Copy the records below exactly as they appear.

The input:

****************************************

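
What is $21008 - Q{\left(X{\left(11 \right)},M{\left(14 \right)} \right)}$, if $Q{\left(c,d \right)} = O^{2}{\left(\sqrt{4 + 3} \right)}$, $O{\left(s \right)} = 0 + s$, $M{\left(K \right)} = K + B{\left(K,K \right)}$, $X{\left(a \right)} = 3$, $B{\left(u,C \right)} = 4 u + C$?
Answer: $21001$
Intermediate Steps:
$B{\left(u,C \right)} = C + 4 u$
$M{\left(K \right)} = 6 K$ ($M{\left(K \right)} = K + \left(K + 4 K\right) = K + 5 K = 6 K$)
$O{\left(s \right)} = s$
$Q{\left(c,d \right)} = 7$ ($Q{\left(c,d \right)} = \left(\sqrt{4 + 3}\right)^{2} = \left(\sqrt{7}\right)^{2} = 7$)
$21008 - Q{\left(X{\left(11 \right)},M{\left(14 \right)} \right)} = 21008 - 7 = 21001$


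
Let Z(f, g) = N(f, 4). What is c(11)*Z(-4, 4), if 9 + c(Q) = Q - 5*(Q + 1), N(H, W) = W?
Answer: -232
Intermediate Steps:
Z(f, g) = 4
c(Q) = -14 - 4*Q (c(Q) = -9 + (Q - 5*(Q + 1)) = -9 + (Q - 5*(1 + Q)) = -9 + (Q - (5 + 5*Q)) = -9 + (Q + (-5 - 5*Q)) = -9 + (-5 - 4*Q) = -14 - 4*Q)
c(11)*Z(-4, 4) = (-14 - 4*11)*4 = (-14 - 44)*4 = -58*4 = -232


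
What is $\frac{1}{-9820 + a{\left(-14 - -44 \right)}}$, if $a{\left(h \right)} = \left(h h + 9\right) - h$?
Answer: $- \frac{1}{8941} \approx -0.00011184$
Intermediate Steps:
$a{\left(h \right)} = 9 + h^{2} - h$ ($a{\left(h \right)} = \left(h^{2} + 9\right) - h = \left(9 + h^{2}\right) - h = 9 + h^{2} - h$)
$\frac{1}{-9820 + a{\left(-14 - -44 \right)}} = \frac{1}{-9820 + \left(9 + \left(-14 - -44\right)^{2} - \left(-14 - -44\right)\right)} = \frac{1}{-9820 + \left(9 + \left(-14 + 44\right)^{2} - \left(-14 + 44\right)\right)} = \frac{1}{-9820 + \left(9 + 30^{2} - 30\right)} = \frac{1}{-9820 + \left(9 + 900 - 30\right)} = \frac{1}{-9820 + 879} = \frac{1}{-8941} = - \frac{1}{8941}$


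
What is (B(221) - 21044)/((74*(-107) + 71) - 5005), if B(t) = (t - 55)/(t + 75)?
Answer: 1038143/634032 ≈ 1.6374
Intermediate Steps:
B(t) = (-55 + t)/(75 + t)
(B(221) - 21044)/((74*(-107) + 71) - 5005) = ((-55 + 221)/(75 + 221) - 21044)/((74*(-107) + 71) - 5005) = (166/296 - 21044)/((-7918 + 71) - 5005) = ((1/296)*166 - 21044)/(-7847 - 5005) = (83/148 - 21044)/(-12852) = -3114429/148*(-1/12852) = 1038143/634032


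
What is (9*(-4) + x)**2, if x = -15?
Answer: 2601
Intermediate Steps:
(9*(-4) + x)**2 = (9*(-4) - 15)**2 = (-36 - 15)**2 = (-51)**2 = 2601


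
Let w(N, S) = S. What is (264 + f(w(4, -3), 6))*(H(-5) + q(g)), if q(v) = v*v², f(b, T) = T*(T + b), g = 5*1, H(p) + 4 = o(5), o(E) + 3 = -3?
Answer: 32430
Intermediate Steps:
o(E) = -6 (o(E) = -3 - 3 = -6)
H(p) = -10 (H(p) = -4 - 6 = -10)
g = 5
q(v) = v³
(264 + f(w(4, -3), 6))*(H(-5) + q(g)) = (264 + 6*(6 - 3))*(-10 + 5³) = (264 + 6*3)*(-10 + 125) = (264 + 18)*115 = 282*115 = 32430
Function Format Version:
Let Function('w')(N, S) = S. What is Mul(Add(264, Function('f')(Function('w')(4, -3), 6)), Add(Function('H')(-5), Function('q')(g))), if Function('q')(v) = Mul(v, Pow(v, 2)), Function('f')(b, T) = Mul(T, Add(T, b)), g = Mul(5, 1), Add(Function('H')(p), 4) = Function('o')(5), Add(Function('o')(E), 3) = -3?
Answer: 32430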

****************************************

Exercise answer:
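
What is $21008 - Q{\left(X{\left(11 \right)},M{\left(14 \right)} \right)}$, if $Q{\left(c,d \right)} = O^{2}{\left(\sqrt{4 + 3} \right)}$, $O{\left(s \right)} = 0 + s$, $M{\left(K \right)} = K + B{\left(K,K \right)}$, $X{\left(a \right)} = 3$, $B{\left(u,C \right)} = 4 u + C$?
Answer: $21001$
Intermediate Steps:
$B{\left(u,C \right)} = C + 4 u$
$M{\left(K \right)} = 6 K$ ($M{\left(K \right)} = K + \left(K + 4 K\right) = K + 5 K = 6 K$)
$O{\left(s \right)} = s$
$Q{\left(c,d \right)} = 7$ ($Q{\left(c,d \right)} = \left(\sqrt{4 + 3}\right)^{2} = \left(\sqrt{7}\right)^{2} = 7$)
$21008 - Q{\left(X{\left(11 \right)},M{\left(14 \right)} \right)} = 21008 - 7 = 21001$


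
Let Z(f, g) = N(f, 4). What is c(11)*Z(-4, 4), if 9 + c(Q) = Q - 5*(Q + 1), N(H, W) = W?
Answer: -232
Intermediate Steps:
Z(f, g) = 4
c(Q) = -14 - 4*Q (c(Q) = -9 + (Q - 5*(Q + 1)) = -9 + (Q - 5*(1 + Q)) = -9 + (Q - (5 + 5*Q)) = -9 + (Q + (-5 - 5*Q)) = -9 + (-5 - 4*Q) = -14 - 4*Q)
c(11)*Z(-4, 4) = (-14 - 4*11)*4 = (-14 - 44)*4 = -58*4 = -232


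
What is $\frac{1}{-9820 + a{\left(-14 - -44 \right)}}$, if $a{\left(h \right)} = \left(h h + 9\right) - h$?
Answer: $- \frac{1}{8941} \approx -0.00011184$
Intermediate Steps:
$a{\left(h \right)} = 9 + h^{2} - h$ ($a{\left(h \right)} = \left(h^{2} + 9\right) - h = \left(9 + h^{2}\right) - h = 9 + h^{2} - h$)
$\frac{1}{-9820 + a{\left(-14 - -44 \right)}} = \frac{1}{-9820 + \left(9 + \left(-14 - -44\right)^{2} - \left(-14 - -44\right)\right)} = \frac{1}{-9820 + \left(9 + \left(-14 + 44\right)^{2} - \left(-14 + 44\right)\right)} = \frac{1}{-9820 + \left(9 + 30^{2} - 30\right)} = \frac{1}{-9820 + \left(9 + 900 - 30\right)} = \frac{1}{-9820 + 879} = \frac{1}{-8941} = - \frac{1}{8941}$


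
What is (B(221) - 21044)/((74*(-107) + 71) - 5005), if B(t) = (t - 55)/(t + 75)?
Answer: 1038143/634032 ≈ 1.6374
Intermediate Steps:
B(t) = (-55 + t)/(75 + t)
(B(221) - 21044)/((74*(-107) + 71) - 5005) = ((-55 + 221)/(75 + 221) - 21044)/((74*(-107) + 71) - 5005) = (166/296 - 21044)/((-7918 + 71) - 5005) = ((1/296)*166 - 21044)/(-7847 - 5005) = (83/148 - 21044)/(-12852) = -3114429/148*(-1/12852) = 1038143/634032


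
What is (9*(-4) + x)**2, if x = -15?
Answer: 2601
Intermediate Steps:
(9*(-4) + x)**2 = (9*(-4) - 15)**2 = (-36 - 15)**2 = (-51)**2 = 2601


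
Let w(N, S) = S. What is (264 + f(w(4, -3), 6))*(H(-5) + q(g)), if q(v) = v*v², f(b, T) = T*(T + b), g = 5*1, H(p) + 4 = o(5), o(E) + 3 = -3?
Answer: 32430
Intermediate Steps:
o(E) = -6 (o(E) = -3 - 3 = -6)
H(p) = -10 (H(p) = -4 - 6 = -10)
g = 5
q(v) = v³
(264 + f(w(4, -3), 6))*(H(-5) + q(g)) = (264 + 6*(6 - 3))*(-10 + 5³) = (264 + 6*3)*(-10 + 125) = (264 + 18)*115 = 282*115 = 32430
Function Format Version:
Let Function('w')(N, S) = S. What is Mul(Add(264, Function('f')(Function('w')(4, -3), 6)), Add(Function('H')(-5), Function('q')(g))), if Function('q')(v) = Mul(v, Pow(v, 2)), Function('f')(b, T) = Mul(T, Add(T, b)), g = Mul(5, 1), Add(Function('H')(p), 4) = Function('o')(5), Add(Function('o')(E), 3) = -3?
Answer: 32430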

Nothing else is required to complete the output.